(Collected data)
● ● ● ●

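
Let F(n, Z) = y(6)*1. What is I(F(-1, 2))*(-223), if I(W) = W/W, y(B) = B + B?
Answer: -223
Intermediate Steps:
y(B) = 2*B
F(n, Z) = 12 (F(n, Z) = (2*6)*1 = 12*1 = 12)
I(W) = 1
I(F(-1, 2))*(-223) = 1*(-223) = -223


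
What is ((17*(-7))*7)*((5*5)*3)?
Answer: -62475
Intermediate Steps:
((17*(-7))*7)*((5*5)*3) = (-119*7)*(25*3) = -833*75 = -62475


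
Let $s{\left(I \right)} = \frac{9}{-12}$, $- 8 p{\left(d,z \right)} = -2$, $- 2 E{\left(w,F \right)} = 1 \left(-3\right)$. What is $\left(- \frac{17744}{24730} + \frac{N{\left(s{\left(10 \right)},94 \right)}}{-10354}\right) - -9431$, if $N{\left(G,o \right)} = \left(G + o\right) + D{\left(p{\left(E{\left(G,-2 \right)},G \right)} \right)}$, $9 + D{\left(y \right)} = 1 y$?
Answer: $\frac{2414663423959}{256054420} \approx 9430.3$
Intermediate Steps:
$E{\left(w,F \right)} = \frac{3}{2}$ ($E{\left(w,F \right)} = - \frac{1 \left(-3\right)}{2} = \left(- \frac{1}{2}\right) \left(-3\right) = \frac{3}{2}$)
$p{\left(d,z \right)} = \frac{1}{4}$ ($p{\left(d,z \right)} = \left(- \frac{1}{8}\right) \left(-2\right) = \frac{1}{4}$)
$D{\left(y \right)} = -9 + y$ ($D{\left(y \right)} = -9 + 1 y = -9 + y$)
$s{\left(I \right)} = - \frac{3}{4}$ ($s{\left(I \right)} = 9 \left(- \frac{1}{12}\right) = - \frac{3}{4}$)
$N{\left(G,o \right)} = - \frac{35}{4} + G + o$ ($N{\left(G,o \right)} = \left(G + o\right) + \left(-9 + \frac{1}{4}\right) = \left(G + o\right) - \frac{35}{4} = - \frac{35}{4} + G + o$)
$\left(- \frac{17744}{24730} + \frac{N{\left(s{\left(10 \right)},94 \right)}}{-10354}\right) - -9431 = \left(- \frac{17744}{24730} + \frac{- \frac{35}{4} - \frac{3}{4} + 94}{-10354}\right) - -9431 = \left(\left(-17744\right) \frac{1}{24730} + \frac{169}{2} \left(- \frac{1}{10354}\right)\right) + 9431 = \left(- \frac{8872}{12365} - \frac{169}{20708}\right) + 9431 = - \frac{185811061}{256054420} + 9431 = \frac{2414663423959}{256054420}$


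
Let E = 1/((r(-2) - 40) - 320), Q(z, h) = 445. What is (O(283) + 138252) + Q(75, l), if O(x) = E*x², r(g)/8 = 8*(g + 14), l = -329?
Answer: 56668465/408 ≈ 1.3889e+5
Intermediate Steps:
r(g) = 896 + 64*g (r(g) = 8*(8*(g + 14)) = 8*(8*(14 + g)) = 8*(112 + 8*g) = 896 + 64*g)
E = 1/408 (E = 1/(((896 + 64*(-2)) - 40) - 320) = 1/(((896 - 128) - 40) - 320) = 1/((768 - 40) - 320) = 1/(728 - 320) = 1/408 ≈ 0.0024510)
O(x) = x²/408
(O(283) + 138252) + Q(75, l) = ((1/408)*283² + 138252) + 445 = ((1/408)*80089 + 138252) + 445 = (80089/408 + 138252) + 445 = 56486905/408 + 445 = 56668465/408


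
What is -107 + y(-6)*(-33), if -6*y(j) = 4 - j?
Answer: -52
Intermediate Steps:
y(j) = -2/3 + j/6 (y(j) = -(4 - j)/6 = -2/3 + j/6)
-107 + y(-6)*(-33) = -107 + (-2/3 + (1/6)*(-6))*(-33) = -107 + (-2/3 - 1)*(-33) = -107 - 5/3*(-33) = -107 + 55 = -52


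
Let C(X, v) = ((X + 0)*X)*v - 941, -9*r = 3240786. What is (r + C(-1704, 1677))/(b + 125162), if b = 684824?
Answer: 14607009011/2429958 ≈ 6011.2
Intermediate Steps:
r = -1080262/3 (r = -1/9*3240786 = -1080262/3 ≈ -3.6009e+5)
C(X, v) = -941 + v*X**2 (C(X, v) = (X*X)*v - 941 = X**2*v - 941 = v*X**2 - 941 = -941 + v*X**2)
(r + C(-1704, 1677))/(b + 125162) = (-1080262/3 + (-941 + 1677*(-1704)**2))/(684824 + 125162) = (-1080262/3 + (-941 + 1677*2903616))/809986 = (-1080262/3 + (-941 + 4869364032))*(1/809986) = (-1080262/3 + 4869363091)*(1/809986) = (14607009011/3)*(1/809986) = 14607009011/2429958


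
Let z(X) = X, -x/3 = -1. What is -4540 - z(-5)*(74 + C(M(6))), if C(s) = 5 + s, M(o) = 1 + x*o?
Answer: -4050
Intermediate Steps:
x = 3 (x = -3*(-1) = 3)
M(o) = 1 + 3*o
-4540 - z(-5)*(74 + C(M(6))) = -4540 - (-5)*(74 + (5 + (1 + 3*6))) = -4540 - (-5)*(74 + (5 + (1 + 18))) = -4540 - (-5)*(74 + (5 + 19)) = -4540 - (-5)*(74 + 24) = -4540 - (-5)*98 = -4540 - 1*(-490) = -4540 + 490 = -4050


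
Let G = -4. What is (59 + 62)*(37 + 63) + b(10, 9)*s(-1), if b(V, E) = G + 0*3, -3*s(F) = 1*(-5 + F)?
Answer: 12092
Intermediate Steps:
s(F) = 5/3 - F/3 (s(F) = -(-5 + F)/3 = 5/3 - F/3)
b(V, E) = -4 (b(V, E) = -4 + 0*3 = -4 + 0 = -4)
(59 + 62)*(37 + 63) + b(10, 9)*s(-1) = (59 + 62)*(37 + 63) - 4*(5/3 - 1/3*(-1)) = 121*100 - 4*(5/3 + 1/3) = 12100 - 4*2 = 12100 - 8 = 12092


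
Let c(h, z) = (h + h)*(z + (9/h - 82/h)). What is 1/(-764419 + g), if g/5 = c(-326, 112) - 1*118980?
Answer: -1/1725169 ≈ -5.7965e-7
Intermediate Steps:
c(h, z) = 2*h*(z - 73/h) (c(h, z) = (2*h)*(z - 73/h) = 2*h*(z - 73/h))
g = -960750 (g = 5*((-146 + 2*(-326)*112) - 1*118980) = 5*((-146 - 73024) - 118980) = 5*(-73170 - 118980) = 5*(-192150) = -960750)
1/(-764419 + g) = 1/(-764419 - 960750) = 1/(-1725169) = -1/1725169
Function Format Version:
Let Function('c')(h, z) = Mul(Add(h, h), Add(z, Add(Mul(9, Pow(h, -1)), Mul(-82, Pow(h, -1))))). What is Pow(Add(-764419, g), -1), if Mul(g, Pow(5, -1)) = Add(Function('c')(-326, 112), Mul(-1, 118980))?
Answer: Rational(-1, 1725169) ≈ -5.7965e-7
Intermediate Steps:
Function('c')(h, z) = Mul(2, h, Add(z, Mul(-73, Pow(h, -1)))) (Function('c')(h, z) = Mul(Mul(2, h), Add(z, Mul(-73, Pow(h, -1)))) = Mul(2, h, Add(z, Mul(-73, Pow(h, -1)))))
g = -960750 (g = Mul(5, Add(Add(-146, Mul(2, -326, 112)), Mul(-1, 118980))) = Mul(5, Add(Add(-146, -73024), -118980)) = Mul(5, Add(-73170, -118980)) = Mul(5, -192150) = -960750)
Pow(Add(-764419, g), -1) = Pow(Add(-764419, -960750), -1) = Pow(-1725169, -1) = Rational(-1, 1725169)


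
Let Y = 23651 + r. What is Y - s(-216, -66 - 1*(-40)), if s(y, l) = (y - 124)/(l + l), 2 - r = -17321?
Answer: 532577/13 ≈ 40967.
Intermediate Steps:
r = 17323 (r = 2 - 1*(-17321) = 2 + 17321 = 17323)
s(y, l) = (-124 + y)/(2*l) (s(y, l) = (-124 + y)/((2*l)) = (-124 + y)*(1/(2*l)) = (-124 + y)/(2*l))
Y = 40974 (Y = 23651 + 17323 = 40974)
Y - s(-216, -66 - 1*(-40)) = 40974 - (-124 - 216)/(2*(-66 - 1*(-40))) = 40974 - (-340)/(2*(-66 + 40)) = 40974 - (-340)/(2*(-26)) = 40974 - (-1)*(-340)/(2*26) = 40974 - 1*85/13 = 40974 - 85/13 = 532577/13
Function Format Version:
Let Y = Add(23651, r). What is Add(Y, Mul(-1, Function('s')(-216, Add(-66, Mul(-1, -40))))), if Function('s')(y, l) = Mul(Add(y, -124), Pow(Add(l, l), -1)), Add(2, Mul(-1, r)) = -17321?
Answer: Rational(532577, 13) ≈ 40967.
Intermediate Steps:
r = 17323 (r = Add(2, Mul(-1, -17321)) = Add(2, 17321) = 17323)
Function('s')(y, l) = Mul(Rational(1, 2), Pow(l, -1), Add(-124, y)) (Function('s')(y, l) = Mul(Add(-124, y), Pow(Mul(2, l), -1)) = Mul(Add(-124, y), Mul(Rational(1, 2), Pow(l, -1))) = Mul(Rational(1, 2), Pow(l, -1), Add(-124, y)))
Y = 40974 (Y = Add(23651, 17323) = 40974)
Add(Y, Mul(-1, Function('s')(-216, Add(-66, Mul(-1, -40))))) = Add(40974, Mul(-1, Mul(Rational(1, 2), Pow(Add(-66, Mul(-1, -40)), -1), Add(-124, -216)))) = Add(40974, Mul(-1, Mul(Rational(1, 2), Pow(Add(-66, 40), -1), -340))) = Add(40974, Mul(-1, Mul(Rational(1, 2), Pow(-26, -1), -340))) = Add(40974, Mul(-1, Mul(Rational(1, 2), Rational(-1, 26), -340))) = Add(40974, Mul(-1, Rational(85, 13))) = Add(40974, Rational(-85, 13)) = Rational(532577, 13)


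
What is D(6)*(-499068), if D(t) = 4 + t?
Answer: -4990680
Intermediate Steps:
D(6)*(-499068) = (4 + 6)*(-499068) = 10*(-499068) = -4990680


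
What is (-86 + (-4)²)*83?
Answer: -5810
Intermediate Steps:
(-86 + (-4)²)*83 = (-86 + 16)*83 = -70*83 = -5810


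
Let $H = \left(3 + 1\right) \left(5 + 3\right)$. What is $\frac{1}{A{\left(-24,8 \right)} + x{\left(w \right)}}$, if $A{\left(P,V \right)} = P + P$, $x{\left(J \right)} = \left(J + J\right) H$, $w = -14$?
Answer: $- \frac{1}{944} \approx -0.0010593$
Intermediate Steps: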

● ● ● ●

■ DESCRIPTION OF THE TASK ■
Transcribe each line of the data above, unaltered, from the one where "Answer: 56668465/408 ≈ 1.3889e+5" appears to the one where "Let C(X, v)" appears, inclusive of both.

■ TASK RESPONSE ■
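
Answer: 56668465/408 ≈ 1.3889e+5
Intermediate Steps:
r(g) = 896 + 64*g (r(g) = 8*(8*(g + 14)) = 8*(8*(14 + g)) = 8*(112 + 8*g) = 896 + 64*g)
E = 1/408 (E = 1/(((896 + 64*(-2)) - 40) - 320) = 1/(((896 - 128) - 40) - 320) = 1/((768 - 40) - 320) = 1/(728 - 320) = 1/408 ≈ 0.0024510)
O(x) = x²/408
(O(283) + 138252) + Q(75, l) = ((1/408)*283² + 138252) + 445 = ((1/408)*80089 + 138252) + 445 = (80089/408 + 138252) + 445 = 56486905/408 + 445 = 56668465/408


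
What is -107 + y(-6)*(-33), if -6*y(j) = 4 - j?
Answer: -52
Intermediate Steps:
y(j) = -2/3 + j/6 (y(j) = -(4 - j)/6 = -2/3 + j/6)
-107 + y(-6)*(-33) = -107 + (-2/3 + (1/6)*(-6))*(-33) = -107 + (-2/3 - 1)*(-33) = -107 - 5/3*(-33) = -107 + 55 = -52


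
Let C(X, v) = ((X + 0)*X)*v - 941, -9*r = 3240786. What is (r + C(-1704, 1677))/(b + 125162), if b = 684824?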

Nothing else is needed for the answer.